--- WHAT THE TASK REQUIRES ---
All of the records should be given again verbatim.

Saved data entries

'''

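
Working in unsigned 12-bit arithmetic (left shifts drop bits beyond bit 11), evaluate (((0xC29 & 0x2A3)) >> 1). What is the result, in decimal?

16

0xC29 = 110000101001
0x2A3 = 001010100011
→ & → 000000100001 = 33
→ >> 1 → 000000010000 = 16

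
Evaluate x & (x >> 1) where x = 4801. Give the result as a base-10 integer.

64

x = 1001011000001 = 4801
x>>1 = 0100101100000
AND  = 0000001000000 = 64
(x & (x >> 1) has a 1 wherever x has two consecutive 1 bits.)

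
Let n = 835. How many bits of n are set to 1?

5

835 = 1101000011
Count the 1s: 1 + 1 + 1 + 1 + 1 = 5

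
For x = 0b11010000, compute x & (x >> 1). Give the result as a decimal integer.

64

x = 11010000 = 208
x>>1 = 01101000
AND  = 01000000 = 64
(x & (x >> 1) has a 1 wherever x has two consecutive 1 bits.)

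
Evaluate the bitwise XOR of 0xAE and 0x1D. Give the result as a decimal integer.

0xAE = 10101110
0x1D = 00011101
XOR → 10110011 = 179

179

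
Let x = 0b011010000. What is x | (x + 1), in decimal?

209

x = 11010000 = 208
x + 1 = 11010001
OR    = 11010001 = 209
(x | (x + 1) sets the lowest cleared bit.)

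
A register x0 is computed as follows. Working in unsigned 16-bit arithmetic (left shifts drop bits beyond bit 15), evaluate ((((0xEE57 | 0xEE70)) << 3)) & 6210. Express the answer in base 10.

4096

0xEE57 = 1110111001010111
0xEE70 = 1110111001110000
→ | → 1110111001110111 = 61047
→ << 3 (mod 2^16) → 0111001110111000 = 29624
6210 = 0001100001000010
→ & → 0001000000000000 = 4096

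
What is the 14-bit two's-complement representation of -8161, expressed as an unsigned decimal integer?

8161 in 14 bits: 01111111100001
Invert: 10000000011110
Add 1:  10000000011111 = 8223
(Check: 2^14 - 8161 = 16384 - 8161 = 8223.)

8223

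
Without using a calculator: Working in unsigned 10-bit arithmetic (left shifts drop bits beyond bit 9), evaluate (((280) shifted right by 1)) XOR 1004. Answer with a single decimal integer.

280 = 0100011000
→ shifted right by 1 → 0010001100 = 140
1004 = 1111101100
→ XOR → 1101100000 = 864

864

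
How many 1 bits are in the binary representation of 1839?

8

1839 = 11100101111
Count the 1s: 1 + 1 + 1 + 1 + 1 + 1 + 1 + 1 = 8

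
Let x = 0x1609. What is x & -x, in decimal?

1

x = 1011000001001 = 5641
-x (two's complement) = …0100111110111
AND   = 0000000000001 = 1
(x & -x isolates the lowest set bit of x.)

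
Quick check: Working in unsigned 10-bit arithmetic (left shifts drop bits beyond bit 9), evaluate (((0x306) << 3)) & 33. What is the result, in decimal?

0x306 = 1100000110
→ << 3 (mod 2^10) → 0000110000 = 48
33 = 0000100001
→ & → 0000100000 = 32

32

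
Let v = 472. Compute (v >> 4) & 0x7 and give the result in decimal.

5

v = 000111011000
Shift right by 4: 00011101
Mask low 3 bits: 101 = 5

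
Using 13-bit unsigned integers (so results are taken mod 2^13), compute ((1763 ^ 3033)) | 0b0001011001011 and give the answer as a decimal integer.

1763 = 0011011100011
3033 = 0101111011001
→ ^ → 0110100111010 = 3386
0b0001011001011 = 0001011001011
→ | → 0111111111011 = 4091

4091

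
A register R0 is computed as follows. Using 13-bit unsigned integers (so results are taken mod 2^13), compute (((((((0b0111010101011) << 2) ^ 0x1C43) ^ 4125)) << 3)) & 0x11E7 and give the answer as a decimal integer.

0b0111010101011 = 0111010101011
→ << 2 (mod 2^13) → 1101010101100 = 6828
0x1C43 = 1110001000011
→ ^ → 0011011101111 = 1775
4125 = 1000000011101
→ ^ → 1011011110010 = 5874
→ << 3 (mod 2^13) → 1011110010000 = 6032
0x11E7 = 1000111100111
→ & → 1000110000000 = 4480

4480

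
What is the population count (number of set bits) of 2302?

2302 = 100011111110
Count the 1s: 1 + 1 + 1 + 1 + 1 + 1 + 1 + 1 = 8

8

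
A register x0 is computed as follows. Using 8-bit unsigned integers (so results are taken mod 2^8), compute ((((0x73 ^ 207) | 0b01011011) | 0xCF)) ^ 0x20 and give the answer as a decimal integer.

223

0x73 = 01110011
207 = 11001111
→ ^ → 10111100 = 188
0b01011011 = 01011011
→ | → 11111111 = 255
0xCF = 11001111
→ | → 11111111 = 255
0x20 = 00100000
→ ^ → 11011111 = 223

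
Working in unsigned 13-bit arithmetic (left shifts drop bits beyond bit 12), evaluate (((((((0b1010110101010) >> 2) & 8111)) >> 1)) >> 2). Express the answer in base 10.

0b1010110101010 = 1010110101010
→ >> 2 → 0010101101010 = 1386
8111 = 1111110101111
→ & → 0010100101010 = 1322
→ >> 1 → 0001010010101 = 661
→ >> 2 → 0000010100101 = 165

165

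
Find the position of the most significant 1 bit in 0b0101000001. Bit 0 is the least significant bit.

0b0101000001 = 101000001
The topmost 1 is at position 8 (since 2^8 = 256 ≤ 321 < 512).

8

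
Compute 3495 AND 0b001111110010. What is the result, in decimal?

3495 = 110110100111
b = 001111110010
AND → 000110100010 = 418

418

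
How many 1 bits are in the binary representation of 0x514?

0x514 = 10100010100
Count the 1s: 1 + 1 + 1 + 1 = 4

4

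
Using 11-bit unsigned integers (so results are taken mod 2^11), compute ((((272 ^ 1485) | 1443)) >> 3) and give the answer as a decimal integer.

191

272 = 00100010000
1485 = 10111001101
→ ^ → 10011011101 = 1245
1443 = 10110100011
→ | → 10111111111 = 1535
→ >> 3 → 00010111111 = 191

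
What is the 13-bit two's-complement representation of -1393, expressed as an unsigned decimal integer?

6799

1393 in 13 bits: 0010101110001
Invert: 1101010001110
Add 1:  1101010001111 = 6799
(Check: 2^13 - 1393 = 8192 - 1393 = 6799.)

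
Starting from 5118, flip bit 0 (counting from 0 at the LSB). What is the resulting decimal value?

5119

x = 1001111111110
bit 0 is currently 0; toggle it via x ^ (1 << 0) = x ^ 1
→ 1001111111111 = 5119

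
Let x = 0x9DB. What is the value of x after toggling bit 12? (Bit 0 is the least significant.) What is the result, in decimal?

x = 00100111011011
bit 12 is currently 0; toggle it via x ^ (1 << 12) = x ^ 4096
→ 01100111011011 = 6619

6619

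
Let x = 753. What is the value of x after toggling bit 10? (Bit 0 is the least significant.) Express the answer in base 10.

x = 01011110001
bit 10 is currently 0; toggle it via x ^ (1 << 10) = x ^ 1024
→ 11011110001 = 1777

1777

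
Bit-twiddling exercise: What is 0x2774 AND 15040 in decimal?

0x2774 = 10011101110100
15040 = 11101011000000
AND → 10001001000000 = 8768

8768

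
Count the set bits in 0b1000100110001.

5

n = 1000100110001
Count the 1s: 1 + 1 + 1 + 1 + 1 = 5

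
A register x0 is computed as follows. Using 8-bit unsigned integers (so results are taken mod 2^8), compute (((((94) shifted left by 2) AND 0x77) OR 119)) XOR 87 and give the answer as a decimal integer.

94 = 01011110
→ shifted left by 2 (mod 2^8) → 01111000 = 120
0x77 = 01110111
→ AND → 01110000 = 112
119 = 01110111
→ OR → 01110111 = 119
87 = 01010111
→ XOR → 00100000 = 32

32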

'''

--- ANSWER AREA ---
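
Working in unsigned 12-bit arithmetic (left shifts drop bits beyond bit 11), evaluate (((0xC29 & 0x2A3)) >> 1). What is the result, in decimal?

16

0xC29 = 110000101001
0x2A3 = 001010100011
→ & → 000000100001 = 33
→ >> 1 → 000000010000 = 16

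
Evaluate x & (x >> 1) where x = 4801. Give the result as a base-10 integer.

64

x = 1001011000001 = 4801
x>>1 = 0100101100000
AND  = 0000001000000 = 64
(x & (x >> 1) has a 1 wherever x has two consecutive 1 bits.)

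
Let n = 835. How many bits of n are set to 1?

5

835 = 1101000011
Count the 1s: 1 + 1 + 1 + 1 + 1 = 5

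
For x = 0b11010000, compute x & (x >> 1). Give the result as a decimal integer.

64

x = 11010000 = 208
x>>1 = 01101000
AND  = 01000000 = 64
(x & (x >> 1) has a 1 wherever x has two consecutive 1 bits.)

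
Evaluate the bitwise XOR of 0xAE and 0x1D. Give the result as a decimal integer.

0xAE = 10101110
0x1D = 00011101
XOR → 10110011 = 179

179

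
Let x = 0b011010000. What is x | (x + 1), in decimal?

209

x = 11010000 = 208
x + 1 = 11010001
OR    = 11010001 = 209
(x | (x + 1) sets the lowest cleared bit.)

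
A register x0 is computed as follows. Working in unsigned 16-bit arithmetic (left shifts drop bits beyond bit 15), evaluate ((((0xEE57 | 0xEE70)) << 3)) & 6210. Express the answer in base 10.

4096

0xEE57 = 1110111001010111
0xEE70 = 1110111001110000
→ | → 1110111001110111 = 61047
→ << 3 (mod 2^16) → 0111001110111000 = 29624
6210 = 0001100001000010
→ & → 0001000000000000 = 4096

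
What is the 14-bit two's-complement representation of -8161, expressed as an unsigned decimal integer?

8161 in 14 bits: 01111111100001
Invert: 10000000011110
Add 1:  10000000011111 = 8223
(Check: 2^14 - 8161 = 16384 - 8161 = 8223.)

8223

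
Without using a calculator: Working in unsigned 10-bit arithmetic (left shifts drop bits beyond bit 9), evaluate (((280) shifted right by 1)) XOR 1004. Answer with a single decimal integer.

280 = 0100011000
→ shifted right by 1 → 0010001100 = 140
1004 = 1111101100
→ XOR → 1101100000 = 864

864

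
How many 1 bits are in the binary representation of 1839?

8

1839 = 11100101111
Count the 1s: 1 + 1 + 1 + 1 + 1 + 1 + 1 + 1 = 8

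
Let x = 0x1609. What is x & -x, in decimal?

1

x = 1011000001001 = 5641
-x (two's complement) = …0100111110111
AND   = 0000000000001 = 1
(x & -x isolates the lowest set bit of x.)

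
Quick check: Working in unsigned 10-bit arithmetic (left shifts drop bits beyond bit 9), evaluate (((0x306) << 3)) & 33. What is the result, in decimal?

0x306 = 1100000110
→ << 3 (mod 2^10) → 0000110000 = 48
33 = 0000100001
→ & → 0000100000 = 32

32

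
Let v = 472. Compute (v >> 4) & 0x7 and give the result in decimal.

5

v = 000111011000
Shift right by 4: 00011101
Mask low 3 bits: 101 = 5

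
Using 13-bit unsigned integers (so results are taken mod 2^13), compute ((1763 ^ 3033)) | 0b0001011001011 and give the answer as a decimal integer.

1763 = 0011011100011
3033 = 0101111011001
→ ^ → 0110100111010 = 3386
0b0001011001011 = 0001011001011
→ | → 0111111111011 = 4091

4091

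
A register R0 is computed as follows. Using 13-bit unsigned integers (so results are taken mod 2^13), compute (((((((0b0111010101011) << 2) ^ 0x1C43) ^ 4125)) << 3)) & 0x11E7 and give the answer as a decimal integer.

0b0111010101011 = 0111010101011
→ << 2 (mod 2^13) → 1101010101100 = 6828
0x1C43 = 1110001000011
→ ^ → 0011011101111 = 1775
4125 = 1000000011101
→ ^ → 1011011110010 = 5874
→ << 3 (mod 2^13) → 1011110010000 = 6032
0x11E7 = 1000111100111
→ & → 1000110000000 = 4480

4480

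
What is the population count (number of set bits) of 2302?

2302 = 100011111110
Count the 1s: 1 + 1 + 1 + 1 + 1 + 1 + 1 + 1 = 8

8

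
A register x0 is computed as follows. Using 8-bit unsigned integers (so results are taken mod 2^8), compute ((((0x73 ^ 207) | 0b01011011) | 0xCF)) ^ 0x20 and give the answer as a decimal integer.

223

0x73 = 01110011
207 = 11001111
→ ^ → 10111100 = 188
0b01011011 = 01011011
→ | → 11111111 = 255
0xCF = 11001111
→ | → 11111111 = 255
0x20 = 00100000
→ ^ → 11011111 = 223

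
Working in unsigned 13-bit arithmetic (left shifts drop bits beyond bit 12), evaluate (((((((0b1010110101010) >> 2) & 8111)) >> 1)) >> 2). Express the answer in base 10.

0b1010110101010 = 1010110101010
→ >> 2 → 0010101101010 = 1386
8111 = 1111110101111
→ & → 0010100101010 = 1322
→ >> 1 → 0001010010101 = 661
→ >> 2 → 0000010100101 = 165

165

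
Find the position of the most significant 1 bit in 0b0101000001. Bit 0 is the least significant bit.

0b0101000001 = 101000001
The topmost 1 is at position 8 (since 2^8 = 256 ≤ 321 < 512).

8

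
Compute 3495 AND 0b001111110010. What is the result, in decimal?

3495 = 110110100111
b = 001111110010
AND → 000110100010 = 418

418

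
How many 1 bits are in the binary representation of 0x514?

0x514 = 10100010100
Count the 1s: 1 + 1 + 1 + 1 = 4

4

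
Using 11-bit unsigned integers (so results are taken mod 2^11), compute ((((272 ^ 1485) | 1443)) >> 3) and give the answer as a decimal integer.

191

272 = 00100010000
1485 = 10111001101
→ ^ → 10011011101 = 1245
1443 = 10110100011
→ | → 10111111111 = 1535
→ >> 3 → 00010111111 = 191

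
What is the 13-bit two's-complement representation of -1393, expressed as an unsigned decimal integer?

6799

1393 in 13 bits: 0010101110001
Invert: 1101010001110
Add 1:  1101010001111 = 6799
(Check: 2^13 - 1393 = 8192 - 1393 = 6799.)

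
Starting from 5118, flip bit 0 (counting from 0 at the LSB). What is the resulting decimal value?

5119

x = 1001111111110
bit 0 is currently 0; toggle it via x ^ (1 << 0) = x ^ 1
→ 1001111111111 = 5119

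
Let x = 0x9DB. What is the value of x after toggling bit 12? (Bit 0 is the least significant.) What is the result, in decimal?

x = 00100111011011
bit 12 is currently 0; toggle it via x ^ (1 << 12) = x ^ 4096
→ 01100111011011 = 6619

6619

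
Let x = 753. What is the value of x after toggling bit 10? (Bit 0 is the least significant.) Express the answer in base 10.

x = 01011110001
bit 10 is currently 0; toggle it via x ^ (1 << 10) = x ^ 1024
→ 11011110001 = 1777

1777

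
Bit-twiddling exercise: What is 0x2774 AND 15040 in decimal?

0x2774 = 10011101110100
15040 = 11101011000000
AND → 10001001000000 = 8768

8768

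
Count the set bits in 0b1000100110001.

5

n = 1000100110001
Count the 1s: 1 + 1 + 1 + 1 + 1 = 5

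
A register x0 is computed as follows. Using 8-bit unsigned integers (so results are taken mod 2^8), compute (((((94) shifted left by 2) AND 0x77) OR 119)) XOR 87 and give the answer as a decimal integer.

94 = 01011110
→ shifted left by 2 (mod 2^8) → 01111000 = 120
0x77 = 01110111
→ AND → 01110000 = 112
119 = 01110111
→ OR → 01110111 = 119
87 = 01010111
→ XOR → 00100000 = 32

32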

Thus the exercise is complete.